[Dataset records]
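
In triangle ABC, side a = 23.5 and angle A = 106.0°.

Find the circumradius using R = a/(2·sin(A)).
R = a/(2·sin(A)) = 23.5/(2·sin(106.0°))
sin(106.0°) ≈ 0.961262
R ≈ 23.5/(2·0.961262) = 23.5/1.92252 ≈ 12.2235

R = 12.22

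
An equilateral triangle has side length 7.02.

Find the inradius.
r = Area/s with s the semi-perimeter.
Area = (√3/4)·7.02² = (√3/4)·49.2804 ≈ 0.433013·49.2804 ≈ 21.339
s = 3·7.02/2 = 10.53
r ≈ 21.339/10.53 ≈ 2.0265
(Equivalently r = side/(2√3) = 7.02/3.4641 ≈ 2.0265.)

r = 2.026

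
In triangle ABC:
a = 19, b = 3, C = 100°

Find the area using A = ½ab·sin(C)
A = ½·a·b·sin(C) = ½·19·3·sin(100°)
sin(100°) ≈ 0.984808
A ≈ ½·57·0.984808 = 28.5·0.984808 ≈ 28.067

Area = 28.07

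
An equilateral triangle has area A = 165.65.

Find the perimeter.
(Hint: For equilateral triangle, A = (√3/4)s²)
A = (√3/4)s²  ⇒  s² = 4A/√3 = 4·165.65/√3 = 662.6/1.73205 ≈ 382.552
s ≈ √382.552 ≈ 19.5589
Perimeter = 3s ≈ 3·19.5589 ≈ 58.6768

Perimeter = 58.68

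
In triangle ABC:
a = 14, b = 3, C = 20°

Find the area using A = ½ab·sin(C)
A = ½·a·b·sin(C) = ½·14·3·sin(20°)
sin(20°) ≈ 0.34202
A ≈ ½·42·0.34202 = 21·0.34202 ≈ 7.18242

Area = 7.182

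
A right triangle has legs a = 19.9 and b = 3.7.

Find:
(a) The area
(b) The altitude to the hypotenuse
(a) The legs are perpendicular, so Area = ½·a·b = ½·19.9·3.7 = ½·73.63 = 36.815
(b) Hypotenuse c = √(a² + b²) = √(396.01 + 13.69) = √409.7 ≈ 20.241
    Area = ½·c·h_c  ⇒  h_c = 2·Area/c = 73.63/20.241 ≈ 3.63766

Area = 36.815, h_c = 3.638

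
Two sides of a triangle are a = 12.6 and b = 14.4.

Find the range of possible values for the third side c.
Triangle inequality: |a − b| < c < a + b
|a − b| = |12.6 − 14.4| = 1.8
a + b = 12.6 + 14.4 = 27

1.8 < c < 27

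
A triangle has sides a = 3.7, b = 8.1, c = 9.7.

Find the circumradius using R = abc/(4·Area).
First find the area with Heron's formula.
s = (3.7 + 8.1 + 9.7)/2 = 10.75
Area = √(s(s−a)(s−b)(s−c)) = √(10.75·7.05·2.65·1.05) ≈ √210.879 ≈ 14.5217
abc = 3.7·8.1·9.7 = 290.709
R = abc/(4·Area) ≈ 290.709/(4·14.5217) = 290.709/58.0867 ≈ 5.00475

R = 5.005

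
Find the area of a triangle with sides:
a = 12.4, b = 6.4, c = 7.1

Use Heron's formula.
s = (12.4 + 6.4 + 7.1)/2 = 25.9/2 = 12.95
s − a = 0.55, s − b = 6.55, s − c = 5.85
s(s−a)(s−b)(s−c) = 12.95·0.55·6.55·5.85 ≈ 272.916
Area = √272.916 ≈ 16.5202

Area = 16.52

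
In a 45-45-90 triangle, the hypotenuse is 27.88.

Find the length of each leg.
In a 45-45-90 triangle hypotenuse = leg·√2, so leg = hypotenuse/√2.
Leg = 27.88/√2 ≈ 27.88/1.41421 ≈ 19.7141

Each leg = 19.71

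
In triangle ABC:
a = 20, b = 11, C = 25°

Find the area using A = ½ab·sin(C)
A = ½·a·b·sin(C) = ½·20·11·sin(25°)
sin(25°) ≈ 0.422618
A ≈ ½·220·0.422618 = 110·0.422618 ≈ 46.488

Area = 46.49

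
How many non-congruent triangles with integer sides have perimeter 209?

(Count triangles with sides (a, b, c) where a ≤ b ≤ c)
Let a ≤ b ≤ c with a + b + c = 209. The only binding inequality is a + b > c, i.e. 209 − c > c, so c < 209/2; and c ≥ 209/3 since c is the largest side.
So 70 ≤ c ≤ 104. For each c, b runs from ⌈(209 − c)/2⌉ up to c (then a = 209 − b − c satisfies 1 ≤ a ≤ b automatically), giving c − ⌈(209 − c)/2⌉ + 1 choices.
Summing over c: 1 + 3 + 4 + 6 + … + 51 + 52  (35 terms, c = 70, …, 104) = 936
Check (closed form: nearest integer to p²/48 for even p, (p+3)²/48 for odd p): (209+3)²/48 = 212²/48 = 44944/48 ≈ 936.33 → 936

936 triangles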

* **What is needed**
Set down the records again verbatim, so that each word stays as it is.

* **Task response**
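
In triangle ABC, side a = 23.5 and angle A = 106.0°.

Find the circumradius using R = a/(2·sin(A)).
R = a/(2·sin(A)) = 23.5/(2·sin(106.0°))
sin(106.0°) ≈ 0.961262
R ≈ 23.5/(2·0.961262) = 23.5/1.92252 ≈ 12.2235

R = 12.22

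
An equilateral triangle has side length 7.02.

Find the inradius.
r = Area/s with s the semi-perimeter.
Area = (√3/4)·7.02² = (√3/4)·49.2804 ≈ 0.433013·49.2804 ≈ 21.339
s = 3·7.02/2 = 10.53
r ≈ 21.339/10.53 ≈ 2.0265
(Equivalently r = side/(2√3) = 7.02/3.4641 ≈ 2.0265.)

r = 2.026

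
In triangle ABC:
a = 19, b = 3, C = 100°

Find the area using A = ½ab·sin(C)
A = ½·a·b·sin(C) = ½·19·3·sin(100°)
sin(100°) ≈ 0.984808
A ≈ ½·57·0.984808 = 28.5·0.984808 ≈ 28.067

Area = 28.07

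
An equilateral triangle has area A = 165.65.

Find the perimeter.
(Hint: For equilateral triangle, A = (√3/4)s²)
A = (√3/4)s²  ⇒  s² = 4A/√3 = 4·165.65/√3 = 662.6/1.73205 ≈ 382.552
s ≈ √382.552 ≈ 19.5589
Perimeter = 3s ≈ 3·19.5589 ≈ 58.6768

Perimeter = 58.68

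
In triangle ABC:
a = 14, b = 3, C = 20°

Find the area using A = ½ab·sin(C)
A = ½·a·b·sin(C) = ½·14·3·sin(20°)
sin(20°) ≈ 0.34202
A ≈ ½·42·0.34202 = 21·0.34202 ≈ 7.18242

Area = 7.182

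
A right triangle has legs a = 19.9 and b = 3.7.

Find:
(a) The area
(b) The altitude to the hypotenuse
(a) The legs are perpendicular, so Area = ½·a·b = ½·19.9·3.7 = ½·73.63 = 36.815
(b) Hypotenuse c = √(a² + b²) = √(396.01 + 13.69) = √409.7 ≈ 20.241
    Area = ½·c·h_c  ⇒  h_c = 2·Area/c = 73.63/20.241 ≈ 3.63766

Area = 36.815, h_c = 3.638

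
Two sides of a triangle are a = 12.6 and b = 14.4.

Find the range of possible values for the third side c.
Triangle inequality: |a − b| < c < a + b
|a − b| = |12.6 − 14.4| = 1.8
a + b = 12.6 + 14.4 = 27

1.8 < c < 27

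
A triangle has sides a = 3.7, b = 8.1, c = 9.7.

Find the circumradius using R = abc/(4·Area).
First find the area with Heron's formula.
s = (3.7 + 8.1 + 9.7)/2 = 10.75
Area = √(s(s−a)(s−b)(s−c)) = √(10.75·7.05·2.65·1.05) ≈ √210.879 ≈ 14.5217
abc = 3.7·8.1·9.7 = 290.709
R = abc/(4·Area) ≈ 290.709/(4·14.5217) = 290.709/58.0867 ≈ 5.00475

R = 5.005

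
Find the area of a triangle with sides:
a = 12.4, b = 6.4, c = 7.1

Use Heron's formula.
s = (12.4 + 6.4 + 7.1)/2 = 25.9/2 = 12.95
s − a = 0.55, s − b = 6.55, s − c = 5.85
s(s−a)(s−b)(s−c) = 12.95·0.55·6.55·5.85 ≈ 272.916
Area = √272.916 ≈ 16.5202

Area = 16.52

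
In a 45-45-90 triangle, the hypotenuse is 27.88.

Find the length of each leg.
In a 45-45-90 triangle hypotenuse = leg·√2, so leg = hypotenuse/√2.
Leg = 27.88/√2 ≈ 27.88/1.41421 ≈ 19.7141

Each leg = 19.71

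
In triangle ABC:
a = 20, b = 11, C = 25°

Find the area using A = ½ab·sin(C)
A = ½·a·b·sin(C) = ½·20·11·sin(25°)
sin(25°) ≈ 0.422618
A ≈ ½·220·0.422618 = 110·0.422618 ≈ 46.488

Area = 46.49

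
How many non-congruent triangles with integer sides have perimeter 209?

(Count triangles with sides (a, b, c) where a ≤ b ≤ c)
Let a ≤ b ≤ c with a + b + c = 209. The only binding inequality is a + b > c, i.e. 209 − c > c, so c < 209/2; and c ≥ 209/3 since c is the largest side.
So 70 ≤ c ≤ 104. For each c, b runs from ⌈(209 − c)/2⌉ up to c (then a = 209 − b − c satisfies 1 ≤ a ≤ b automatically), giving c − ⌈(209 − c)/2⌉ + 1 choices.
Summing over c: 1 + 3 + 4 + 6 + … + 51 + 52  (35 terms, c = 70, …, 104) = 936
Check (closed form: nearest integer to p²/48 for even p, (p+3)²/48 for odd p): (209+3)²/48 = 212²/48 = 44944/48 ≈ 936.33 → 936

936 triangles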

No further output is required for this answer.